Problem details: What is needed here is an exact copy of all the data.

[Data records]

<<<<

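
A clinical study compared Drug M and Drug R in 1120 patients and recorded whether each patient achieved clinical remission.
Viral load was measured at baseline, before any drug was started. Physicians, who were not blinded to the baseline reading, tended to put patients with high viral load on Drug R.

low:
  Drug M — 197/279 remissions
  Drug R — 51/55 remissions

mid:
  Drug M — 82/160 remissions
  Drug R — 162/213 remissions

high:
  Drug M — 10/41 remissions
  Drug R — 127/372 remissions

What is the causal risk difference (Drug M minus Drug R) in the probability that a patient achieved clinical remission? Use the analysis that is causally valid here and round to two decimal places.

Viral load differs across drugs for reasons unrelated to any effect of the drug itself, and it separately predicts the outcome — a classic confounder. We must compare within viral load levels.
Adjusting over the population distribution of viral load: 0.298·(0.706−0.927) + 0.333·(0.512−0.761) + 0.369·(0.244−0.341) = -0.185.

-0.18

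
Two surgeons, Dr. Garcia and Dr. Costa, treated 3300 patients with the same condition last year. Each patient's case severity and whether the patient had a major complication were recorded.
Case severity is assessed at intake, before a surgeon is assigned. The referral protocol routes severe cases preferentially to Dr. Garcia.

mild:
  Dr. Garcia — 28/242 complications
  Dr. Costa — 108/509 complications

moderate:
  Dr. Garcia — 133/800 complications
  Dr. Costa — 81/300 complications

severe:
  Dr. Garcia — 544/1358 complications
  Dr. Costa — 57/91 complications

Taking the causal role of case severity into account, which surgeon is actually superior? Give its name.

Within every case severity level Dr. Garcia has the lower rate, yet pooled Dr. Costa does — Simpson's reversal.
The imbalance in case severity arose from how patients were allocated, not from anything the surgeon did; and case severity independently affects the outcome. The pooled gap is confounded — condition on case severity.
Within each level — mild: 11.6% vs 21.2%; moderate: 16.6% vs 27.0%; severe: 40.1% vs 62.6% — Dr. Garcia is lower every time.

Dr. Garcia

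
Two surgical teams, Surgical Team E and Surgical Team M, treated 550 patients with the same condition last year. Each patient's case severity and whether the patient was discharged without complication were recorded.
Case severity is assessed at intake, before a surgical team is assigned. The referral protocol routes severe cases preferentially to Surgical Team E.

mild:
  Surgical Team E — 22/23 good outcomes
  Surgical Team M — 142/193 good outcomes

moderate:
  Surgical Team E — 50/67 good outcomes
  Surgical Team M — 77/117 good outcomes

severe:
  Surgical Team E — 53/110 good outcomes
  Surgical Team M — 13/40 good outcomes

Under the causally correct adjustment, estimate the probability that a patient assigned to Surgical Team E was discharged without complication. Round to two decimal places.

0.76

Surgical Team E is higher inside every case severity stratum but Surgical Team M is higher in aggregate. Whether to stratify depends on how case severity relates to the surgical team.
Here case severity is a common cause — it drives both which surgical team a case falls under and the outcome. The crude comparison mixes populations; the stratum-specific rates are the causally relevant ones.
Standardising Surgical Team E to the population case severity mix: 0.393·22/23 + 0.335·50/67 + 0.273·53/110 = 0.757.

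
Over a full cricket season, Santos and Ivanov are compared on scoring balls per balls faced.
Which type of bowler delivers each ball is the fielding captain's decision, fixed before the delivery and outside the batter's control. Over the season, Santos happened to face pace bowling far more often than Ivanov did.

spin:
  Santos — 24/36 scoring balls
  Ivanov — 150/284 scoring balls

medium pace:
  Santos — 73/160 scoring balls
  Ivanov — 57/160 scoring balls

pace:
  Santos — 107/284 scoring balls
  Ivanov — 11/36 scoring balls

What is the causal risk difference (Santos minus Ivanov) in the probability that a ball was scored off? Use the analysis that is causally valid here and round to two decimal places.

+0.10

Here bowling type is a common cause — it drives both which player a case falls under and the outcome. The crude comparison mixes populations; the stratum-specific rates are the causally relevant ones.
Adjusting over the population distribution of bowling type: 0.333·(0.667−0.528) + 0.333·(0.456−0.356) + 0.333·(0.377−0.306) = +0.103.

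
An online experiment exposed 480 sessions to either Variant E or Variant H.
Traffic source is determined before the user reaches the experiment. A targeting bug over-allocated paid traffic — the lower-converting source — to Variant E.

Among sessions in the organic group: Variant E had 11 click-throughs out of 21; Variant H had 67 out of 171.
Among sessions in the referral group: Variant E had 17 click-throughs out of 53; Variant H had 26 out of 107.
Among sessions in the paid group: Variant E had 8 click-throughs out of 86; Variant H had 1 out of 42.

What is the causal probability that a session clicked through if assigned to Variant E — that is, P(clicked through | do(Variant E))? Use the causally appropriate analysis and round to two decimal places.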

>>>>

Answer section:
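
A clinical study compared Drug M and Drug R in 1120 patients and recorded whether each patient achieved clinical remission.
Viral load was measured at baseline, before any drug was started. Physicians, who were not blinded to the baseline reading, tended to put patients with high viral load on Drug R.

low:
  Drug M — 197/279 remissions
  Drug R — 51/55 remissions

mid:
  Drug M — 82/160 remissions
  Drug R — 162/213 remissions

high:
  Drug M — 10/41 remissions
  Drug R — 127/372 remissions

What is the causal risk difference (Drug M minus Drug R) in the probability that a patient achieved clinical remission? Use the analysis that is causally valid here and round to two decimal places.

Viral load differs across drugs for reasons unrelated to any effect of the drug itself, and it separately predicts the outcome — a classic confounder. We must compare within viral load levels.
Adjusting over the population distribution of viral load: 0.298·(0.706−0.927) + 0.333·(0.512−0.761) + 0.369·(0.244−0.341) = -0.185.

-0.18

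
Two surgeons, Dr. Garcia and Dr. Costa, treated 3300 patients with the same condition last year. Each patient's case severity and whether the patient had a major complication were recorded.
Case severity is assessed at intake, before a surgeon is assigned. The referral protocol routes severe cases preferentially to Dr. Garcia.

mild:
  Dr. Garcia — 28/242 complications
  Dr. Costa — 108/509 complications

moderate:
  Dr. Garcia — 133/800 complications
  Dr. Costa — 81/300 complications

severe:
  Dr. Garcia — 544/1358 complications
  Dr. Costa — 57/91 complications

Taking the causal role of case severity into account, which surgeon is actually superior? Give its name.

Within every case severity level Dr. Garcia has the lower rate, yet pooled Dr. Costa does — Simpson's reversal.
The imbalance in case severity arose from how patients were allocated, not from anything the surgeon did; and case severity independently affects the outcome. The pooled gap is confounded — condition on case severity.
Within each level — mild: 11.6% vs 21.2%; moderate: 16.6% vs 27.0%; severe: 40.1% vs 62.6% — Dr. Garcia is lower every time.

Dr. Garcia

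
Two surgical teams, Surgical Team E and Surgical Team M, treated 550 patients with the same condition last year. Each patient's case severity and whether the patient was discharged without complication were recorded.
Case severity is assessed at intake, before a surgical team is assigned. The referral protocol routes severe cases preferentially to Surgical Team E.

mild:
  Surgical Team E — 22/23 good outcomes
  Surgical Team M — 142/193 good outcomes

moderate:
  Surgical Team E — 50/67 good outcomes
  Surgical Team M — 77/117 good outcomes

severe:
  Surgical Team E — 53/110 good outcomes
  Surgical Team M — 13/40 good outcomes

Under the causally correct adjustment, estimate the probability that a patient assigned to Surgical Team E was discharged without complication. Round to two decimal places.

0.76

Surgical Team E is higher inside every case severity stratum but Surgical Team M is higher in aggregate. Whether to stratify depends on how case severity relates to the surgical team.
Here case severity is a common cause — it drives both which surgical team a case falls under and the outcome. The crude comparison mixes populations; the stratum-specific rates are the causally relevant ones.
Standardising Surgical Team E to the population case severity mix: 0.393·22/23 + 0.335·50/67 + 0.273·53/110 = 0.757.

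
Over a full cricket season, Santos and Ivanov are compared on scoring balls per balls faced.
Which type of bowler delivers each ball is the fielding captain's decision, fixed before the delivery and outside the batter's control. Over the season, Santos happened to face pace bowling far more often than Ivanov did.

spin:
  Santos — 24/36 scoring balls
  Ivanov — 150/284 scoring balls

medium pace:
  Santos — 73/160 scoring balls
  Ivanov — 57/160 scoring balls

pace:
  Santos — 107/284 scoring balls
  Ivanov — 11/36 scoring balls

What is the causal risk difference (Santos minus Ivanov) in the probability that a ball was scored off? Use the analysis that is causally valid here and round to two decimal places.

+0.10

Here bowling type is a common cause — it drives both which player a case falls under and the outcome. The crude comparison mixes populations; the stratum-specific rates are the causally relevant ones.
Adjusting over the population distribution of bowling type: 0.333·(0.667−0.528) + 0.333·(0.456−0.356) + 0.333·(0.377−0.306) = +0.103.

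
An online experiment exposed 480 sessions to either Variant E or Variant H.
Traffic source is determined before the user reaches the experiment. A targeting bug over-allocated paid traffic — the lower-converting source — to Variant E.

Among sessions in the organic group: Variant E had 11 click-throughs out of 21; Variant H had 67 out of 171.
Among sessions in the referral group: Variant E had 17 click-throughs out of 53; Variant H had 26 out of 107.
Among sessions in the paid group: Variant E had 8 click-throughs out of 86; Variant H had 1 out of 42.

What is the causal probability that a session clicked through if assigned to Variant E — that is, P(clicked through | do(Variant E))? Use the causally appropriate analysis and round to two decimal places.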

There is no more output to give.